[Saved entries]
========
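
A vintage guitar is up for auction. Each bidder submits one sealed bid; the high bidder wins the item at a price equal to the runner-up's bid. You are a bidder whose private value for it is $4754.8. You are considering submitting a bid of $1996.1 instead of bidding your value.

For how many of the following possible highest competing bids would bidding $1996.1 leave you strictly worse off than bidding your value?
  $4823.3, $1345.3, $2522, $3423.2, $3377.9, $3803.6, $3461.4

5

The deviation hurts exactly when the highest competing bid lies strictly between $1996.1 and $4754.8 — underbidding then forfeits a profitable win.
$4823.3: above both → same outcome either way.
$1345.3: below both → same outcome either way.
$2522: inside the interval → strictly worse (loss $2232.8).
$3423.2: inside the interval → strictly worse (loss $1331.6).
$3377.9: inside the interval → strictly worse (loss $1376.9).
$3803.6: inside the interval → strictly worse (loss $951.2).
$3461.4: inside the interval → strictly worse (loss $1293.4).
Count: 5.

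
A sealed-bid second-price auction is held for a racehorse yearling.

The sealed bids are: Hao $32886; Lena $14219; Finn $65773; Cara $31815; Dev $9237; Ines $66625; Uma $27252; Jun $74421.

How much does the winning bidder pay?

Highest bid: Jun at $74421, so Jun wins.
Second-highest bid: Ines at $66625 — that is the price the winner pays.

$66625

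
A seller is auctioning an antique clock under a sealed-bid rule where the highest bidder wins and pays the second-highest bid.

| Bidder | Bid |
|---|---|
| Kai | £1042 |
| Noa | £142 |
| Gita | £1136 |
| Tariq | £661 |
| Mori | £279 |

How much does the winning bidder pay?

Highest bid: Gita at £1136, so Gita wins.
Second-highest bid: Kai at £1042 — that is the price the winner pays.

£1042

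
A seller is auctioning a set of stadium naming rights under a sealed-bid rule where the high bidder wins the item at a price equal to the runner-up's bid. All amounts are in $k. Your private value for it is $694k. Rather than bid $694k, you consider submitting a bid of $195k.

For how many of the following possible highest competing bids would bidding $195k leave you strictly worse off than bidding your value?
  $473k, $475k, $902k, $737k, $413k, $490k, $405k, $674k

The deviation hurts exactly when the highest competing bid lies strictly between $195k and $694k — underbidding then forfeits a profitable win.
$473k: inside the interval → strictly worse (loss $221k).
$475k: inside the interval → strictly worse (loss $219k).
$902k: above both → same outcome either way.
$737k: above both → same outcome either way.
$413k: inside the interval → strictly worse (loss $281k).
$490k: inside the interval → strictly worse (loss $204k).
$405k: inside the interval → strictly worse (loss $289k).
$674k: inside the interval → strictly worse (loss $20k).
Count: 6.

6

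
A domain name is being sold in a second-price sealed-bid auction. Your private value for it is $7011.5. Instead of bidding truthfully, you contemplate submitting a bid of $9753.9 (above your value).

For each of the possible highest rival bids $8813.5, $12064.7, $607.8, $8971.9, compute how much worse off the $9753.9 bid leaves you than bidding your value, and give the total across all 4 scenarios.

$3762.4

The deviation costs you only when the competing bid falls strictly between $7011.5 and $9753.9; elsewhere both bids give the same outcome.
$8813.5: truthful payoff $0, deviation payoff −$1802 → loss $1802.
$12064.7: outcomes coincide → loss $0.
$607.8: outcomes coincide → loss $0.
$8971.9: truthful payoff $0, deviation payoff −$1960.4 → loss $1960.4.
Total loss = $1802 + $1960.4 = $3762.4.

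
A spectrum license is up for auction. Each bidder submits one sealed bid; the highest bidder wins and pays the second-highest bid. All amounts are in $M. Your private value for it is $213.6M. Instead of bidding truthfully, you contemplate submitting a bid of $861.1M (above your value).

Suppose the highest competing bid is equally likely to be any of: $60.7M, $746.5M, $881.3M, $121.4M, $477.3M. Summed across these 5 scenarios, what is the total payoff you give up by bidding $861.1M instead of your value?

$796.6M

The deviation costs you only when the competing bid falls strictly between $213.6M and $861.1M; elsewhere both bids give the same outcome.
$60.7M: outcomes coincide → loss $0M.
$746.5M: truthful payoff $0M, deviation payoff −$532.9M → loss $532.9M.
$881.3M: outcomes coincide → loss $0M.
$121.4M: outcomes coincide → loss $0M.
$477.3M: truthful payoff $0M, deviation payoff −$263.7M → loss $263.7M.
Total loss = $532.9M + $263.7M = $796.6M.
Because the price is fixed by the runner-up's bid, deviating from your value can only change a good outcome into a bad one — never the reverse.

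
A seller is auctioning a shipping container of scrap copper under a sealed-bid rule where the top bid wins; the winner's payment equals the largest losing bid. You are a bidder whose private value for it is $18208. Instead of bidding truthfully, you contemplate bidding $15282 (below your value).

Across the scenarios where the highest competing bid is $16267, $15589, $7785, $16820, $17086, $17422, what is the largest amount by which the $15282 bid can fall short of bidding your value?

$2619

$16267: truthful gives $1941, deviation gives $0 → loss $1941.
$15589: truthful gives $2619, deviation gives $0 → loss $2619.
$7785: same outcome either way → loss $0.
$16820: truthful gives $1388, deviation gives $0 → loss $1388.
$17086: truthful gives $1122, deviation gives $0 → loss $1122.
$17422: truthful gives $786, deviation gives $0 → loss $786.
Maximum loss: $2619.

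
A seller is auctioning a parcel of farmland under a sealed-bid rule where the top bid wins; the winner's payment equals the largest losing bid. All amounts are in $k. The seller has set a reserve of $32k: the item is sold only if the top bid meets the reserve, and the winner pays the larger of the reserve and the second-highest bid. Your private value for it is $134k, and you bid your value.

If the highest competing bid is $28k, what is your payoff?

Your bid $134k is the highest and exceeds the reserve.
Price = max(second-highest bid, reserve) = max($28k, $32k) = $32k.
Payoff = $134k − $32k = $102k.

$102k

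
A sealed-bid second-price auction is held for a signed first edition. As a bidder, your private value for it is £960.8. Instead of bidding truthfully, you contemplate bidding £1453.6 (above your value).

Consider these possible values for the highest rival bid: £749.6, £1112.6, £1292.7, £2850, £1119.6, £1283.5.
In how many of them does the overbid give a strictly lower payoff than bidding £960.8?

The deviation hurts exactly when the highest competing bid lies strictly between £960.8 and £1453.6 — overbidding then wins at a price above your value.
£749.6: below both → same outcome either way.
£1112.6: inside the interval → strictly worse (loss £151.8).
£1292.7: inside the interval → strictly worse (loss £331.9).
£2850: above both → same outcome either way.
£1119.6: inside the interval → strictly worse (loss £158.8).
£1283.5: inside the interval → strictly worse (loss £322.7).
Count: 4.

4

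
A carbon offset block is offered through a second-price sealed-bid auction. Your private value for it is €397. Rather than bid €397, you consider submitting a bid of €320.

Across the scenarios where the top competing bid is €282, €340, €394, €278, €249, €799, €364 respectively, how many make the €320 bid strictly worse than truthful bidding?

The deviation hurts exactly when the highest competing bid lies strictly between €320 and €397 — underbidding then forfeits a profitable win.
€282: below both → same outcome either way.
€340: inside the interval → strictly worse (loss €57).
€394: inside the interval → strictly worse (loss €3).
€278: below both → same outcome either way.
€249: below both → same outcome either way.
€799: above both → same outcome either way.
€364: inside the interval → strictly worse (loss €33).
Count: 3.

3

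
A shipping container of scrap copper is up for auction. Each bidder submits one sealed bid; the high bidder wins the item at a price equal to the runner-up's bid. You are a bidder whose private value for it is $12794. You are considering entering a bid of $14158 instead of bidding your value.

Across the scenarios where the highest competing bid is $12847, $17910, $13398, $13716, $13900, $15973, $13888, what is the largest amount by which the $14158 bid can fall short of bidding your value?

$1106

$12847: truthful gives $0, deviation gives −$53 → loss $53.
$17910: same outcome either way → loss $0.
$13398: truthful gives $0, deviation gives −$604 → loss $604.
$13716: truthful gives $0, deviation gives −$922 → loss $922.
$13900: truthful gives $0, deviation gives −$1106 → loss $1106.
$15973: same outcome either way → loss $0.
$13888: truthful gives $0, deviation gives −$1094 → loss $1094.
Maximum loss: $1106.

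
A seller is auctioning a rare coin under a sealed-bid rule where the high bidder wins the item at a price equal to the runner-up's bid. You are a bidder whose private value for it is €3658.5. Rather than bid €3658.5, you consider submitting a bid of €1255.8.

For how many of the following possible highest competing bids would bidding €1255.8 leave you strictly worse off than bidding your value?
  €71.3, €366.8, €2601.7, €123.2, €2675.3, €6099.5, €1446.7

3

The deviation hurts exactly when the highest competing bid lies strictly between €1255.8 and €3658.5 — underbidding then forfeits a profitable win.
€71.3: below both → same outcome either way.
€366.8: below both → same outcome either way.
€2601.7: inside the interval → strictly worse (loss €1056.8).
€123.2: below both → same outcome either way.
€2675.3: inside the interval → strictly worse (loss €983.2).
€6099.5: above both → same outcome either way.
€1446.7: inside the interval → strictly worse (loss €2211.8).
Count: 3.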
========
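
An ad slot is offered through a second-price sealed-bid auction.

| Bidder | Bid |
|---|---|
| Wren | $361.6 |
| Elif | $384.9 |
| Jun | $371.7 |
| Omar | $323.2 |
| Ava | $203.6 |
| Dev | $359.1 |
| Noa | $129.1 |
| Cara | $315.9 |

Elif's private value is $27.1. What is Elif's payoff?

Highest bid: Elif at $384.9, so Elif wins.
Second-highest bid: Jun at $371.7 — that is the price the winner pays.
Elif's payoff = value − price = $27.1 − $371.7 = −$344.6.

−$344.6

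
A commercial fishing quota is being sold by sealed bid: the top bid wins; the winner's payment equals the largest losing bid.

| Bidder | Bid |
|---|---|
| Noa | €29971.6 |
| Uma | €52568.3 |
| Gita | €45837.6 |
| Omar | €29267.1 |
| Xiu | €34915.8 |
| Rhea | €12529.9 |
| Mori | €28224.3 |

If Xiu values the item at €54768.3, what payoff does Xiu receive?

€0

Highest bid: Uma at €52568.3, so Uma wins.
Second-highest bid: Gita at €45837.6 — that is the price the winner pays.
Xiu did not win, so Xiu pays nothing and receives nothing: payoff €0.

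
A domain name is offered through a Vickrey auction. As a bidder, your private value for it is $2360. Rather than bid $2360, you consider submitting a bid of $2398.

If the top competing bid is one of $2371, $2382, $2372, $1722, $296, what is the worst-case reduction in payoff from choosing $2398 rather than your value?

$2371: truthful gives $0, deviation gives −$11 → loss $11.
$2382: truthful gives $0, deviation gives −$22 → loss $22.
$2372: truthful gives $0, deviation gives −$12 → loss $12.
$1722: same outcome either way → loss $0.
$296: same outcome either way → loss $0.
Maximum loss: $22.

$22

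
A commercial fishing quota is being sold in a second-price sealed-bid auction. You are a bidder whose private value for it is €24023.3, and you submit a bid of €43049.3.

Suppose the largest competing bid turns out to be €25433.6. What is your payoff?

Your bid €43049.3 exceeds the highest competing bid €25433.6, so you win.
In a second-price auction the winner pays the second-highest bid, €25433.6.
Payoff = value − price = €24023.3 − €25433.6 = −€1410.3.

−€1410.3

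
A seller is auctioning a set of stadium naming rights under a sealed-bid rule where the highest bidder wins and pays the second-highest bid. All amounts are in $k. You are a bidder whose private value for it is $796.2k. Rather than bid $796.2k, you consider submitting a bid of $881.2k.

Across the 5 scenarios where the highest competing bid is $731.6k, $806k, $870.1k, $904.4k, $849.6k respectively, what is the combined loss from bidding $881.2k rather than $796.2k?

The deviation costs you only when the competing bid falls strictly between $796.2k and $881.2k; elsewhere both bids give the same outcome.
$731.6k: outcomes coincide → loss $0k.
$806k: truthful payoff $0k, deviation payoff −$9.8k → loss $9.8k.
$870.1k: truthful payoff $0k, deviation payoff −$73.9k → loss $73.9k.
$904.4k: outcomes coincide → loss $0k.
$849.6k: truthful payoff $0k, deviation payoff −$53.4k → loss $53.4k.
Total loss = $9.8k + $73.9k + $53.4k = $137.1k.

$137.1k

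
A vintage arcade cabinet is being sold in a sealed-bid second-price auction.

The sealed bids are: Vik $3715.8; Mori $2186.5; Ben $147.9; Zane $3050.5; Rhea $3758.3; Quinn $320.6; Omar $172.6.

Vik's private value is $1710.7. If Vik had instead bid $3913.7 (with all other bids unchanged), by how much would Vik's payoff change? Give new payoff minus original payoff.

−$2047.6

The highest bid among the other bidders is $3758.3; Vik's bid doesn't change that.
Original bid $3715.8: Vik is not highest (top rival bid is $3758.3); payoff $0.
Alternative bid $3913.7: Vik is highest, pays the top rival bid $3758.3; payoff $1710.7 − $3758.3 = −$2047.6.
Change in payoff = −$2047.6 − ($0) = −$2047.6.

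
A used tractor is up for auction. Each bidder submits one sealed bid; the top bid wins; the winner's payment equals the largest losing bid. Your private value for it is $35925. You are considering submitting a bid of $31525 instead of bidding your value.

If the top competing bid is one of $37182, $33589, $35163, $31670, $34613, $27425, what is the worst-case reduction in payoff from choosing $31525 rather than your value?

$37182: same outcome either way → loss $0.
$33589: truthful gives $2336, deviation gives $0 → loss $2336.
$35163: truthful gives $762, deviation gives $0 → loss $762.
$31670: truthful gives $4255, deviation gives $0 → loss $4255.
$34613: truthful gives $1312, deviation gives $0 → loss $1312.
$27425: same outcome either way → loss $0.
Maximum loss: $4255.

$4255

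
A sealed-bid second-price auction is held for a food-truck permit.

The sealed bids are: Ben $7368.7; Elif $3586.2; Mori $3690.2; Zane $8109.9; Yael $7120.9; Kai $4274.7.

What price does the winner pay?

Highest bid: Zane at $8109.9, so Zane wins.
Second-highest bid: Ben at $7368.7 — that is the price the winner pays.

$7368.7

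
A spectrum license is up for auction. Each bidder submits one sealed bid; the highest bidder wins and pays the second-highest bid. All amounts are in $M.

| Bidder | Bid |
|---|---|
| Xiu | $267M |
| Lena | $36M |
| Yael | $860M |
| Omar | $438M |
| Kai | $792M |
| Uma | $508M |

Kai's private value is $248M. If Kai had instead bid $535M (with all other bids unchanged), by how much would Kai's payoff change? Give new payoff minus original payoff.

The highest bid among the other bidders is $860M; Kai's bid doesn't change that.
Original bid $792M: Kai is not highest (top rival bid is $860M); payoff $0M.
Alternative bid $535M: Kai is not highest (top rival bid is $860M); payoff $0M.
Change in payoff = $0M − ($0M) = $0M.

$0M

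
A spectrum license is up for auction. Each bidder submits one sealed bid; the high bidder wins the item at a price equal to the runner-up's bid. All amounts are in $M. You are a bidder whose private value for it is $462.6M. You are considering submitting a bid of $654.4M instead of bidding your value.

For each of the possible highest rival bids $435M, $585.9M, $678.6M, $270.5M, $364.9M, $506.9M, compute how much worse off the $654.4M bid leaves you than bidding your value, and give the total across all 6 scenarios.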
========
About this task » In the entries above, the lines between the one holding "Cara | $315.9 |" and the one holding "Mori | €28224.3 |", inclusive, are to be printed exactly as written, and those alone.

Answer below »
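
| Cara | $315.9 |

Elif's private value is $27.1. What is Elif's payoff?

Highest bid: Elif at $384.9, so Elif wins.
Second-highest bid: Jun at $371.7 — that is the price the winner pays.
Elif's payoff = value − price = $27.1 − $371.7 = −$344.6.

−$344.6

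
A commercial fishing quota is being sold by sealed bid: the top bid wins; the winner's payment equals the largest losing bid.

| Bidder | Bid |
|---|---|
| Noa | €29971.6 |
| Uma | €52568.3 |
| Gita | €45837.6 |
| Omar | €29267.1 |
| Xiu | €34915.8 |
| Rhea | €12529.9 |
| Mori | €28224.3 |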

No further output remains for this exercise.